* Try it: Output, without any change, the listing below from its opening line up to and including the line with "port1: ALU, BR, MUL".

* Dataset records:
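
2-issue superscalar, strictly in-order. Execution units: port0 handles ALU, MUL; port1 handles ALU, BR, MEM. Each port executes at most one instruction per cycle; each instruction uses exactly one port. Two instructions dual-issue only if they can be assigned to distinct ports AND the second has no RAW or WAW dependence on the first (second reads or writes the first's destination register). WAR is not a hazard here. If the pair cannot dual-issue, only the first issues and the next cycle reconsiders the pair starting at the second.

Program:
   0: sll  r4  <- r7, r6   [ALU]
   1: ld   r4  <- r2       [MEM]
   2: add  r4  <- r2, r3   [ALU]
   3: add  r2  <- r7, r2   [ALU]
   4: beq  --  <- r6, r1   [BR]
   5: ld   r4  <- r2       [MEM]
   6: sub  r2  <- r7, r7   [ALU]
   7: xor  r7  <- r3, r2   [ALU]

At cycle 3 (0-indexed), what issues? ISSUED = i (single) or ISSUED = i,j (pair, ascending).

ISSUED = 4

0. sll.ALU @i0  | WAW r4
1. ld.MEM @i1  | WAW r4
2. add.ALU add.ALU @i2&i3  | 2-wide
3. beq.BR @i4  | no-port BR/MEM
4. ld.MEM sub.ALU @i5&i6  | 2-wide
5. xor.ALU @i7  | tail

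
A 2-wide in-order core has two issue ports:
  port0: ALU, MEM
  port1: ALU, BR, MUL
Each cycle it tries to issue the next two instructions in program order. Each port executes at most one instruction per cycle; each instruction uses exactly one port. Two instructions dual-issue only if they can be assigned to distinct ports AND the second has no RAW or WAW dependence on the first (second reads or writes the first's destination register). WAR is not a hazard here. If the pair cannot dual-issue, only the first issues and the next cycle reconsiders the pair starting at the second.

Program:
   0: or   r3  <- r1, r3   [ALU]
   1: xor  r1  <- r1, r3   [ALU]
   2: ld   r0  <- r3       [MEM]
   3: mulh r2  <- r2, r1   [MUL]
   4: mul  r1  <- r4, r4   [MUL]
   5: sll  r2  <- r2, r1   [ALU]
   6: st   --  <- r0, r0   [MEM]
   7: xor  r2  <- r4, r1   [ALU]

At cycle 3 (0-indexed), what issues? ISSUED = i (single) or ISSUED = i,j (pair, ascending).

ISSUED = 4

c0: i0 or.ALU  RAW r3
c1: i1,i2 xor.ALU/ld.MEM  dual
c2: i3 mulh.MUL  no-port MUL/MUL
c3: i4 mul.MUL  RAW r1
c4: i5,i6 sll.ALU/st.MEM  dual
c5: i7 xor.ALU  tail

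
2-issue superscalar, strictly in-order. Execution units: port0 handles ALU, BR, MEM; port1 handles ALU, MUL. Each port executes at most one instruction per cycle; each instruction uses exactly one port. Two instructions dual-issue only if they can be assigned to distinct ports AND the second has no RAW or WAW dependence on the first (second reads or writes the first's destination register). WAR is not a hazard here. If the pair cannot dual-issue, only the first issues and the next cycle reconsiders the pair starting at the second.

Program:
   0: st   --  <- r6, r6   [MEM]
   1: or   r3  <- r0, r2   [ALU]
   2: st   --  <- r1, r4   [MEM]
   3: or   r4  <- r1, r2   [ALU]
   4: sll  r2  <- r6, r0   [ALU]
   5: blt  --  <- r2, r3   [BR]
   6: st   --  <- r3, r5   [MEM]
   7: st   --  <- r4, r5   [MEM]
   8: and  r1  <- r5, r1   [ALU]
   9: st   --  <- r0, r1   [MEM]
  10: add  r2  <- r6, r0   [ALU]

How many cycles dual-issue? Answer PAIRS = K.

c0: i0&i1 st;or  2-wide
c1: i2&i3 st;or  2-wide
c2: i4 sll  RAW r2
c3: i5 blt  no-port BR/MEM
c4: i6 st  no-port MEM/MEM
c5: i7&i8 st;and  2-wide
c6: i9&i10 st;add  2-wide

PAIRS = 4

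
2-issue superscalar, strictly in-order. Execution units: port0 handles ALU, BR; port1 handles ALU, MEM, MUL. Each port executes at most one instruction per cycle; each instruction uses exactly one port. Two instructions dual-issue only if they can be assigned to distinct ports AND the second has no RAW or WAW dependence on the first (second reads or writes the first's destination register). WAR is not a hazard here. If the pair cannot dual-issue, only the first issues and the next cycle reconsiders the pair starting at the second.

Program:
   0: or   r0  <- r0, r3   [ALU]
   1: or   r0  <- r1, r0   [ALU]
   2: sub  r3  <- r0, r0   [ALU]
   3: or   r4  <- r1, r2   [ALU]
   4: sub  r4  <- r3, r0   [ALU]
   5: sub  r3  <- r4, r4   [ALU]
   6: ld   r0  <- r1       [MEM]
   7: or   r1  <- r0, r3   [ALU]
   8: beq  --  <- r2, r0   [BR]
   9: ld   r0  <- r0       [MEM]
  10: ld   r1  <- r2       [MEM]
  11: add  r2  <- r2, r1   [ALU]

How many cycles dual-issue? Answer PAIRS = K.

0. or @i0  | RAW+WAW r0
1. or @i1  | RAW r0
2. sub/or @i2&i3  | pair
3. sub @i4  | RAW r4
4. sub/ld @i5&i6  | pair
5. or/beq @i7&i8  | pair
6. ld @i9  | no-port MEM/MEM
7. ld @i10  | RAW r1
8. add @i11  | tail

PAIRS = 3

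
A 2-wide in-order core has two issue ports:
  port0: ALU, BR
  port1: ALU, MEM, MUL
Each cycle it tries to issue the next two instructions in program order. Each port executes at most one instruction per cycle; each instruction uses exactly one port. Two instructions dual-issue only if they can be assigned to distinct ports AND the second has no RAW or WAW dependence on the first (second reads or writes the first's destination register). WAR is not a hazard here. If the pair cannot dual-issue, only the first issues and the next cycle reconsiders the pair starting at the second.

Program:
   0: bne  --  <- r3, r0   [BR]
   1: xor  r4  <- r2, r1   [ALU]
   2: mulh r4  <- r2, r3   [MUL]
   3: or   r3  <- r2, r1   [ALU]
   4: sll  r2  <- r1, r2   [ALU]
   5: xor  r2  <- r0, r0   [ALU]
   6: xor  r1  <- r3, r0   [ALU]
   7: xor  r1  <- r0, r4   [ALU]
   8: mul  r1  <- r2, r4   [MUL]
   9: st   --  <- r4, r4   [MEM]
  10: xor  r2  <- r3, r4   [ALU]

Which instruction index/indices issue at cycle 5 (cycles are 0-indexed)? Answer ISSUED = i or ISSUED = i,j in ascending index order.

#0 head=0: bne xor i0,i1 pair
#1 head=2: mulh or i2,i3 pair
#2 head=4: sll i4 WAW r2
#3 head=5: xor xor i5,i6 pair
#4 head=7: xor i7 WAW r1
#5 head=8: mul i8 no-port MUL/MEM
#6 head=9: st xor i9,i10 pair

ISSUED = 8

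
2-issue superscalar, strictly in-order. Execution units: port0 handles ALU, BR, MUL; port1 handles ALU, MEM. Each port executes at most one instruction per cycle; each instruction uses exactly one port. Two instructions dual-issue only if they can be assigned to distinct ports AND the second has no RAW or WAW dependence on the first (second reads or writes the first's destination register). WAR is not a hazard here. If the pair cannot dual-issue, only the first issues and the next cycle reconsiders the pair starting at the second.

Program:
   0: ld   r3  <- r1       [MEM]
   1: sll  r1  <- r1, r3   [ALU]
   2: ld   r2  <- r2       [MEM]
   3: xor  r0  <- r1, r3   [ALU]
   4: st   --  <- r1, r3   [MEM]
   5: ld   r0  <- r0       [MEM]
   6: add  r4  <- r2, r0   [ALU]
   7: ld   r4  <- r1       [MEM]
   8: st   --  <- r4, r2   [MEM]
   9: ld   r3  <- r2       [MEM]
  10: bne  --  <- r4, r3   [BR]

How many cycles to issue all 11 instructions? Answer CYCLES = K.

#0 head=0: ld.MEM i0 RAW r3
#1 head=1: sll.ALU;ld.MEM i1&i2 2-wide
#2 head=3: xor.ALU;st.MEM i3&i4 2-wide
#3 head=5: ld.MEM i5 RAW r0
#4 head=6: add.ALU i6 WAW r4
#5 head=7: ld.MEM i7 no-port MEM/MEM
#6 head=8: st.MEM i8 no-port MEM/MEM
#7 head=9: ld.MEM i9 RAW r3
#8 head=10: bne.BR i10 tail

CYCLES = 9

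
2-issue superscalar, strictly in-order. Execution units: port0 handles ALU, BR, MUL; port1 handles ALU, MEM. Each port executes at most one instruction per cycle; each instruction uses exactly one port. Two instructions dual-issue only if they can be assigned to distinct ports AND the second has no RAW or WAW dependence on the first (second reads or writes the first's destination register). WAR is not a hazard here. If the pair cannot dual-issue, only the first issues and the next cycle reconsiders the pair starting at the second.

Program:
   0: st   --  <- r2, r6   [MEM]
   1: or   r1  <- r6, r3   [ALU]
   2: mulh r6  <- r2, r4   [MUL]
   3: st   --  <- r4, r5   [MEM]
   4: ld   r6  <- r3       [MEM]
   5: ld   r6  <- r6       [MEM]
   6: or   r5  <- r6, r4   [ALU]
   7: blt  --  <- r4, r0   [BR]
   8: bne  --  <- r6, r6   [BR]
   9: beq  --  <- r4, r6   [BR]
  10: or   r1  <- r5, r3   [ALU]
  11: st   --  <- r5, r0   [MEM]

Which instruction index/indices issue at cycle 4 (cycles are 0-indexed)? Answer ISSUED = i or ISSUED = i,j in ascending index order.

ISSUED = 6,7

c0: i0,i1 st.MEM or.ALU  2-wide
c1: i2,i3 mulh.MUL st.MEM  2-wide
c2: i4 ld.MEM  no-port MEM/MEM
c3: i5 ld.MEM  RAW r6
c4: i6,i7 or.ALU blt.BR  2-wide
c5: i8 bne.BR  no-port BR/BR
c6: i9,i10 beq.BR or.ALU  2-wide
c7: i11 st.MEM  tail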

* Solution:
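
2-issue superscalar, strictly in-order. Execution units: port0 handles ALU, MUL; port1 handles ALU, BR, MEM. Each port executes at most one instruction per cycle; each instruction uses exactly one port. Two instructions dual-issue only if they can be assigned to distinct ports AND the second has no RAW or WAW dependence on the first (second reads or writes the first's destination register). WAR is not a hazard here. If the pair cannot dual-issue, only the first issues and the next cycle reconsiders the pair starting at the second.

Program:
   0: sll  r4  <- r7, r6   [ALU]
   1: ld   r4  <- r2       [MEM]
   2: add  r4  <- r2, r3   [ALU]
   3: add  r2  <- r7, r2   [ALU]
   4: beq  --  <- r6, r1   [BR]
   5: ld   r4  <- r2       [MEM]
   6: sub  r2  <- r7, r7   [ALU]
   7: xor  r7  <- r3, r2   [ALU]

At cycle 3 (0-indexed), what issues? ISSUED = i (single) or ISSUED = i,j (pair, ascending).

ISSUED = 4

0. sll.ALU @i0  | WAW r4
1. ld.MEM @i1  | WAW r4
2. add.ALU add.ALU @i2&i3  | 2-wide
3. beq.BR @i4  | no-port BR/MEM
4. ld.MEM sub.ALU @i5&i6  | 2-wide
5. xor.ALU @i7  | tail

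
A 2-wide in-order core has two issue ports:
  port0: ALU, MEM
  port1: ALU, BR, MUL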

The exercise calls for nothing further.